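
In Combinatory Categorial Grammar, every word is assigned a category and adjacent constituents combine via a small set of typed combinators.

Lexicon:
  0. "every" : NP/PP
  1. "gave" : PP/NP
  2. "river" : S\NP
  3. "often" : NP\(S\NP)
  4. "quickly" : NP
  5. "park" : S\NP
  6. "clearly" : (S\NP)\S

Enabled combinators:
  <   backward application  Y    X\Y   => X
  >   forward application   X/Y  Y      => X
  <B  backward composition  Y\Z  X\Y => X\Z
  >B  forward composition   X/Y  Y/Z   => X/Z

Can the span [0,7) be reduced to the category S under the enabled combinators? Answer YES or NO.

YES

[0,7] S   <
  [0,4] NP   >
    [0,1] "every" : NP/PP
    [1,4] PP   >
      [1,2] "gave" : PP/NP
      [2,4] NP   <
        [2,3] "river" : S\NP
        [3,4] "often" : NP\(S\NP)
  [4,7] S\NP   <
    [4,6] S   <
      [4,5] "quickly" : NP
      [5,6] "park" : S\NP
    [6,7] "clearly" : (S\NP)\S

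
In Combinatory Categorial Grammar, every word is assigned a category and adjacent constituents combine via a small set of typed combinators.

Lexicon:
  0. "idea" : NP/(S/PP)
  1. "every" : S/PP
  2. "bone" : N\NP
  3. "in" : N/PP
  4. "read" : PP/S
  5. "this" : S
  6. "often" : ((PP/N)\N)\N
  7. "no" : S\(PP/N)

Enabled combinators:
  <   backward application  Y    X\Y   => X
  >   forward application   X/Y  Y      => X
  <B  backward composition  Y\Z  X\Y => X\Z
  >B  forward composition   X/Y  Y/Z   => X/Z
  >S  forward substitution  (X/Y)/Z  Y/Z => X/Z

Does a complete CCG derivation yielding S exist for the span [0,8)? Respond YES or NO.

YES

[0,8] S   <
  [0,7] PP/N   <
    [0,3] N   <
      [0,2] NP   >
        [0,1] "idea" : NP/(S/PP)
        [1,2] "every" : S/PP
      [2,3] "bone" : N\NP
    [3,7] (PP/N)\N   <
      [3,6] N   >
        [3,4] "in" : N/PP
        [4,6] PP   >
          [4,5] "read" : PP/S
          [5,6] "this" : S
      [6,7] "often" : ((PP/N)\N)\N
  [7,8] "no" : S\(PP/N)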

___

**Exercise requirements**
The entries above must be retyped exactly, down to the last character.

**Expected answer**
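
In Combinatory Categorial Grammar, every word is assigned a category and adjacent constituents combine via a small set of typed combinators.

Lexicon:
  0. "every" : NP/PP
  1. "gave" : PP/NP
  2. "river" : S\NP
  3. "often" : NP\(S\NP)
  4. "quickly" : NP
  5. "park" : S\NP
  6. "clearly" : (S\NP)\S

Enabled combinators:
  <   backward application  Y    X\Y   => X
  >   forward application   X/Y  Y      => X
  <B  backward composition  Y\Z  X\Y => X\Z
  >B  forward composition   X/Y  Y/Z   => X/Z

Can the span [0,7) be reduced to the category S under the enabled combinators? Answer YES or NO.

YES

[0,7] S   <
  [0,4] NP   >
    [0,1] "every" : NP/PP
    [1,4] PP   >
      [1,2] "gave" : PP/NP
      [2,4] NP   <
        [2,3] "river" : S\NP
        [3,4] "often" : NP\(S\NP)
  [4,7] S\NP   <
    [4,6] S   <
      [4,5] "quickly" : NP
      [5,6] "park" : S\NP
    [6,7] "clearly" : (S\NP)\S

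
In Combinatory Categorial Grammar, every word is assigned a category and adjacent constituents combine via a small set of typed combinators.

Lexicon:
  0. "idea" : NP/(S/PP)
  1. "every" : S/PP
  2. "bone" : N\NP
  3. "in" : N/PP
  4. "read" : PP/S
  5. "this" : S
  6. "often" : ((PP/N)\N)\N
  7. "no" : S\(PP/N)

Enabled combinators:
  <   backward application  Y    X\Y   => X
  >   forward application   X/Y  Y      => X
  <B  backward composition  Y\Z  X\Y => X\Z
  >B  forward composition   X/Y  Y/Z   => X/Z
  >S  forward substitution  (X/Y)/Z  Y/Z => X/Z

Does a complete CCG derivation yielding S exist for the span [0,8)? Respond YES or NO.

YES

[0,8] S   <
  [0,7] PP/N   <
    [0,3] N   <
      [0,2] NP   >
        [0,1] "idea" : NP/(S/PP)
        [1,2] "every" : S/PP
      [2,3] "bone" : N\NP
    [3,7] (PP/N)\N   <
      [3,6] N   >
        [3,4] "in" : N/PP
        [4,6] PP   >
          [4,5] "read" : PP/S
          [5,6] "this" : S
      [6,7] "often" : ((PP/N)\N)\N
  [7,8] "no" : S\(PP/N)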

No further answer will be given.